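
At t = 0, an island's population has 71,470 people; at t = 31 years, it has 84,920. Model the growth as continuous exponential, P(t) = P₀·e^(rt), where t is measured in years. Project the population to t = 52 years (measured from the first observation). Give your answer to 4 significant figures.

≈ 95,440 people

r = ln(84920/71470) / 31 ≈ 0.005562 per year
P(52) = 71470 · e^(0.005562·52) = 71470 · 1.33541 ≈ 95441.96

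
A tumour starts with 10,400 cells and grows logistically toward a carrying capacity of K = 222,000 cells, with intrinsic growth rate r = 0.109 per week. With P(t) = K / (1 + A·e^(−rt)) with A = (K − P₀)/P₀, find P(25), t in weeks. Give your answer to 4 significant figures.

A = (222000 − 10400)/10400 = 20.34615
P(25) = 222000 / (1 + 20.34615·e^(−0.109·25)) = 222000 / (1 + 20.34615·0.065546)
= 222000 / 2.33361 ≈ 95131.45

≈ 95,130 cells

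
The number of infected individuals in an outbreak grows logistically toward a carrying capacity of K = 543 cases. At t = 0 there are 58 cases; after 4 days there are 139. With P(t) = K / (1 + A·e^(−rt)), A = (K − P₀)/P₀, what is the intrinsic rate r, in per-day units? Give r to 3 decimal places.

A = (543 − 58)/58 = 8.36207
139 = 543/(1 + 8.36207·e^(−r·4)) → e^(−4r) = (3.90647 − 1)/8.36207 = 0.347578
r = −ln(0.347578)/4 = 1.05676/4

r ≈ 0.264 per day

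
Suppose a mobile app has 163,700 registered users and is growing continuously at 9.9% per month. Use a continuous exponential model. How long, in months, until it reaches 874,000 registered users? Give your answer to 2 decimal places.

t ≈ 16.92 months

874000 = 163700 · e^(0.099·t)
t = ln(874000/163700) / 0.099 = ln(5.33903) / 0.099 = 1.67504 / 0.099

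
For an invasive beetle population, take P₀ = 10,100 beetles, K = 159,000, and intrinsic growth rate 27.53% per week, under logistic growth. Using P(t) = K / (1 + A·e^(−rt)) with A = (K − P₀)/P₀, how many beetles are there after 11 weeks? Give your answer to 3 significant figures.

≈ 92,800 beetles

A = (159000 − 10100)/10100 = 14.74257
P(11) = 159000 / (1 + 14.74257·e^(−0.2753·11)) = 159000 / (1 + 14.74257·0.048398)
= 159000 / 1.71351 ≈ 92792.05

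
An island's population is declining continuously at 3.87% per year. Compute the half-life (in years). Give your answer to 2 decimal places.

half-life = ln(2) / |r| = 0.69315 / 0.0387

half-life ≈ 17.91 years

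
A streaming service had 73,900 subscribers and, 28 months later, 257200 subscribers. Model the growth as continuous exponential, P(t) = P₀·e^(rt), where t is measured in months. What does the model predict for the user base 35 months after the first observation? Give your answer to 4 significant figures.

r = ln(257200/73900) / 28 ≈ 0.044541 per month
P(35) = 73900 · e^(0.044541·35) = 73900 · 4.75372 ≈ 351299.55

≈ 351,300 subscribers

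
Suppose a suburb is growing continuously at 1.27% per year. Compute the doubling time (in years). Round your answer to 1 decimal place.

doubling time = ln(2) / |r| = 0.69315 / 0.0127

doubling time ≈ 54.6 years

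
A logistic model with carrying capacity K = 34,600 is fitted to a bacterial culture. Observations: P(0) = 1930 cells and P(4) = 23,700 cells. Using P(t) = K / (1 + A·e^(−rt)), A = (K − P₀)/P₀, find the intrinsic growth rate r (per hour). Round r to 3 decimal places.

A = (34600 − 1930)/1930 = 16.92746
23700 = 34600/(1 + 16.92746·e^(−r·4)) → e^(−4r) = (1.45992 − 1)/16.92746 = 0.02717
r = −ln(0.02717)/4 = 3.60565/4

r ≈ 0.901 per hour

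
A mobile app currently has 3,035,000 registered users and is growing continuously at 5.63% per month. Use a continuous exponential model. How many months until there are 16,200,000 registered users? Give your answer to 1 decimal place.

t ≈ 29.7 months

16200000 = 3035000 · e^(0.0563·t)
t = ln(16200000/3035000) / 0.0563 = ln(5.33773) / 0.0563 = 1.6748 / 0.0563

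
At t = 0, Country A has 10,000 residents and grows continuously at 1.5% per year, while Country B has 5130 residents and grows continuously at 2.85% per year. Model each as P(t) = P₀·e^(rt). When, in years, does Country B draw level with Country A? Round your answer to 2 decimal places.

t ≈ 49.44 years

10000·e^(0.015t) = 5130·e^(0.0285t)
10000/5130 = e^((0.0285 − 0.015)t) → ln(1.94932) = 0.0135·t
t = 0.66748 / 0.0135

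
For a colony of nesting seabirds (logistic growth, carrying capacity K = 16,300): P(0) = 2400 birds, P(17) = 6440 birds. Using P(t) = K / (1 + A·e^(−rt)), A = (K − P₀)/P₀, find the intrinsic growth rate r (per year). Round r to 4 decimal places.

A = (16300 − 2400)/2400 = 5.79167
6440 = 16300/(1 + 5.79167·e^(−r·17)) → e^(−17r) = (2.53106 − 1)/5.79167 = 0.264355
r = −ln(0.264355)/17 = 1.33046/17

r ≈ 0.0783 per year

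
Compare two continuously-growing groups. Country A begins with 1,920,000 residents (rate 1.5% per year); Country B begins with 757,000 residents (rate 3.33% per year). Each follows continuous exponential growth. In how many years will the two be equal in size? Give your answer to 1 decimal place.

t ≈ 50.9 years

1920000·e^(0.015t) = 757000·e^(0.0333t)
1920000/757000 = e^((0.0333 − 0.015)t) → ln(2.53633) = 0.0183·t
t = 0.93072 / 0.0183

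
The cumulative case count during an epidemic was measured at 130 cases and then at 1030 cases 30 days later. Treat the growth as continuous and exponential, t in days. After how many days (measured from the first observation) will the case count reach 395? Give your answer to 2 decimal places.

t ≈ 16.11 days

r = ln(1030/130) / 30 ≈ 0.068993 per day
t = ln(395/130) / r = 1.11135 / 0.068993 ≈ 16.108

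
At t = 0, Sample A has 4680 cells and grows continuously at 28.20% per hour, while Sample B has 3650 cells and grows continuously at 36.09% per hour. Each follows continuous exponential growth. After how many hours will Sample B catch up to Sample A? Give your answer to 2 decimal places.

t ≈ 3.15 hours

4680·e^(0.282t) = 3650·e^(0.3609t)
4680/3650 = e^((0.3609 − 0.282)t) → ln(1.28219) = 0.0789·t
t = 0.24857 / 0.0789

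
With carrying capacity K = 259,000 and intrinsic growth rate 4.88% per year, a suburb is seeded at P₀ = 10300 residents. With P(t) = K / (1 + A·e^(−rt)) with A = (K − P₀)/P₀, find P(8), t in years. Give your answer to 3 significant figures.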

.....

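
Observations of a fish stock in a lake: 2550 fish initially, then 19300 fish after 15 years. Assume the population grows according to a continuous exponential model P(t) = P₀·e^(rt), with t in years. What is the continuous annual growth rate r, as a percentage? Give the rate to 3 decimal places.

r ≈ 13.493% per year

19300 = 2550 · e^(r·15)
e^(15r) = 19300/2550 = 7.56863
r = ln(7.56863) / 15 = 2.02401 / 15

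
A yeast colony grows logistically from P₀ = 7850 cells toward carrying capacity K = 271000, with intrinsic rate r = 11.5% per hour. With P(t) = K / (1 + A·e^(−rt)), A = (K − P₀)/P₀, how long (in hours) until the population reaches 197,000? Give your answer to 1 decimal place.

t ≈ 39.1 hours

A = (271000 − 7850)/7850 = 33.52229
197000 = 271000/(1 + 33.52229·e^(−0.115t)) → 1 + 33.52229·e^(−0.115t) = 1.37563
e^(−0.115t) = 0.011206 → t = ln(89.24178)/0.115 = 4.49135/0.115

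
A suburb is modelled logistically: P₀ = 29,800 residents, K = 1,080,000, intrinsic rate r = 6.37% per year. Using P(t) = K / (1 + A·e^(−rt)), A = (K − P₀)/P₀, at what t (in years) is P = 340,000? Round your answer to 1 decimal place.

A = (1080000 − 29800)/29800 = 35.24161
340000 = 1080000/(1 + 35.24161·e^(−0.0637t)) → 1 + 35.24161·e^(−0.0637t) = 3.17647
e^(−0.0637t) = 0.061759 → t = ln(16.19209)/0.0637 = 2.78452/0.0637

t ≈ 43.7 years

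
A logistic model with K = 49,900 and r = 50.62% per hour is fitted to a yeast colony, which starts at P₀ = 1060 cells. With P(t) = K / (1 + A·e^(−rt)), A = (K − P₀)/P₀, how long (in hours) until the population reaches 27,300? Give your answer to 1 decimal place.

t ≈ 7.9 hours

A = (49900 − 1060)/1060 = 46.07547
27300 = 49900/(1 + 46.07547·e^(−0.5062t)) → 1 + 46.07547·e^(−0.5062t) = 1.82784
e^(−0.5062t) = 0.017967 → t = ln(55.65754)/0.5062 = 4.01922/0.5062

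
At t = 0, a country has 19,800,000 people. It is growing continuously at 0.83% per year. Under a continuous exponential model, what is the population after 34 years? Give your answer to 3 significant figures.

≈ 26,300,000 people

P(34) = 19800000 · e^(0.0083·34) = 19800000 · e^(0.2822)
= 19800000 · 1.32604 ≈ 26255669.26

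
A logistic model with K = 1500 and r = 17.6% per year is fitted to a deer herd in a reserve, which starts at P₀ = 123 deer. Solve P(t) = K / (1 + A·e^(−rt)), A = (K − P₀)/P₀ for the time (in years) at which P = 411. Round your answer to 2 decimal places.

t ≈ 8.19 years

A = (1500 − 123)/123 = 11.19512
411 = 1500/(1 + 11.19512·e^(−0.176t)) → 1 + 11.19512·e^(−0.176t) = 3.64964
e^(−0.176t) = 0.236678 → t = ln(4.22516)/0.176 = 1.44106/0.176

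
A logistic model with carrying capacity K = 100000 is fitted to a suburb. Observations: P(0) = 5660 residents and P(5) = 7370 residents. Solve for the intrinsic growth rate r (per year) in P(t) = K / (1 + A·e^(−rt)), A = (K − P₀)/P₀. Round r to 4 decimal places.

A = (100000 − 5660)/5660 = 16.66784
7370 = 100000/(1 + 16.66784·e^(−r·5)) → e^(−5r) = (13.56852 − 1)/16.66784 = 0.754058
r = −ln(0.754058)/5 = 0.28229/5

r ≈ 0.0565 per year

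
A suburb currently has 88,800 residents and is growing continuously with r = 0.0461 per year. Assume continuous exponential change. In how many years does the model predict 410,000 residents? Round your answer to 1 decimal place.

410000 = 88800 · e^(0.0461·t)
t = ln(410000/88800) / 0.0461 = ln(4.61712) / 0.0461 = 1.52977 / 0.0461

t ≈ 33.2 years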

.....

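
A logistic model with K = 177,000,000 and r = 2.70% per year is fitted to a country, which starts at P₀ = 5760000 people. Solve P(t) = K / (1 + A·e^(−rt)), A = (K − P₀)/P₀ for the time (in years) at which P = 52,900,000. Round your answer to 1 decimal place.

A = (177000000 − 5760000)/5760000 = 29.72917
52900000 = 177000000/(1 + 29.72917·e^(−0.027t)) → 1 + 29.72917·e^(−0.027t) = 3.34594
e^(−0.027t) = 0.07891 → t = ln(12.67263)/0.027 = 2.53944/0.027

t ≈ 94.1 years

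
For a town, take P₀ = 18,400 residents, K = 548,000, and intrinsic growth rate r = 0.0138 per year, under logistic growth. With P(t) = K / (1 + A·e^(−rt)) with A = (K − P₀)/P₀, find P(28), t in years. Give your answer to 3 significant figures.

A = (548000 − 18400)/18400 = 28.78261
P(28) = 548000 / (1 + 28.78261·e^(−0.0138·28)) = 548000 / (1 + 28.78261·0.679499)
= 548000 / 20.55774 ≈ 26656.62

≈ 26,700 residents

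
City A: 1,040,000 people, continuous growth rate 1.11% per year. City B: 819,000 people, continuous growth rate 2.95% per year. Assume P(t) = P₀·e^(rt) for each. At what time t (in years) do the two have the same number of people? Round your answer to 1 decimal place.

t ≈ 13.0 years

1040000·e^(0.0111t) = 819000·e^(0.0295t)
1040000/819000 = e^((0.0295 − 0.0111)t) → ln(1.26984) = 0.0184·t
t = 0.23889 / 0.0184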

.....

Brief: Reproduce verbatim the lines above, from the line with "At t = 0, Sample" through the line with "With carrying capacity K = 259,000".

Solution to the exercise:
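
At t = 0, Sample A has 4680 cells and grows continuously at 28.20% per hour, while Sample B has 3650 cells and grows continuously at 36.09% per hour. Each follows continuous exponential growth. After how many hours will Sample B catch up to Sample A? Give your answer to 2 decimal places.

t ≈ 3.15 hours

4680·e^(0.282t) = 3650·e^(0.3609t)
4680/3650 = e^((0.3609 − 0.282)t) → ln(1.28219) = 0.0789·t
t = 0.24857 / 0.0789

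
With carrying capacity K = 259,000 and intrinsic growth rate 4.88% per year, a suburb is seeded at P₀ = 10300 residents. With P(t) = K / (1 + A·e^(−rt)) with A = (K − P₀)/P₀, find P(8), t in years. Give your answer to 3 significant figures.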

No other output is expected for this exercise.